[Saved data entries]
·····
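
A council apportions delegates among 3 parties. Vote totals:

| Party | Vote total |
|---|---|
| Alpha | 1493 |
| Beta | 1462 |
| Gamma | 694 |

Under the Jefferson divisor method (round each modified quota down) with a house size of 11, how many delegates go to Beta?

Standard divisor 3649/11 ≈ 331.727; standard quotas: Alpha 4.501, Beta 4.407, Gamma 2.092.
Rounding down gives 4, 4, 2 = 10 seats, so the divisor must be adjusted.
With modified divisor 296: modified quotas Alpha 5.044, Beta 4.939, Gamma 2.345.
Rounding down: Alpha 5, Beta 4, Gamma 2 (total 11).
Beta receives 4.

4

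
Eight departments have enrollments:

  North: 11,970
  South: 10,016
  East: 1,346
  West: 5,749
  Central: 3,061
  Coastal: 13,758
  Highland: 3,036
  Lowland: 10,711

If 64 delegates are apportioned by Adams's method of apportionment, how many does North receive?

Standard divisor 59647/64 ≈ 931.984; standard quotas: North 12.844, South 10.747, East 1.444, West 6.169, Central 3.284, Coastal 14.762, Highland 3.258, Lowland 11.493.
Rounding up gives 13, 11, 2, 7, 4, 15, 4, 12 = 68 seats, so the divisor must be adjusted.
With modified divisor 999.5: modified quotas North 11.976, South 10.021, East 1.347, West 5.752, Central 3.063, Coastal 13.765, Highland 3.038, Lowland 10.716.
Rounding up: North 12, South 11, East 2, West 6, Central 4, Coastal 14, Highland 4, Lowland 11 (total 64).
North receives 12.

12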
·····
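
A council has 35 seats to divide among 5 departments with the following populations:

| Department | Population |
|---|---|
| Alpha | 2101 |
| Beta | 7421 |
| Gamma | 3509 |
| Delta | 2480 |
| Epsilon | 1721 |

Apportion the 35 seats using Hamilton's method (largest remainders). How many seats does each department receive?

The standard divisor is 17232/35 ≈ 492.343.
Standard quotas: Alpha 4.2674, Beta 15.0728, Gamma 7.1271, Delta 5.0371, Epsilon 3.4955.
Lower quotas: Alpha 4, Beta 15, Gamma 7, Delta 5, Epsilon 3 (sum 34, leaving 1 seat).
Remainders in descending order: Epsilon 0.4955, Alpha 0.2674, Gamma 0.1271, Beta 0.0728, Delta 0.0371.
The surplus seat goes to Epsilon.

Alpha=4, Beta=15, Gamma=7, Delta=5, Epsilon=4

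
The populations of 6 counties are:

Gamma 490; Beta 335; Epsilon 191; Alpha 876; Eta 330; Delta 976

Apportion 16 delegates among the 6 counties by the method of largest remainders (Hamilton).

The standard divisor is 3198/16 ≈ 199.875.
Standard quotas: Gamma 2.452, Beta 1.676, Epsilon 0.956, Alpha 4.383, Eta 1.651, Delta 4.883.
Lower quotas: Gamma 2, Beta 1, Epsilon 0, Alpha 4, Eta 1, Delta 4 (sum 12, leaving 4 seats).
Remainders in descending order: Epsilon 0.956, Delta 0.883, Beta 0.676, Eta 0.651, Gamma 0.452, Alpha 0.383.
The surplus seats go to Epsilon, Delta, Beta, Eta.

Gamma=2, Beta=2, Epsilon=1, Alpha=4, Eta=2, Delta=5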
·····
- _WORK ITEM_
Go through the entries and copy every line with "populations".

- _REPLY TO THE EXERCISE_
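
A council has 35 seats to divide among 5 departments with the following populations:
The populations of 6 counties are: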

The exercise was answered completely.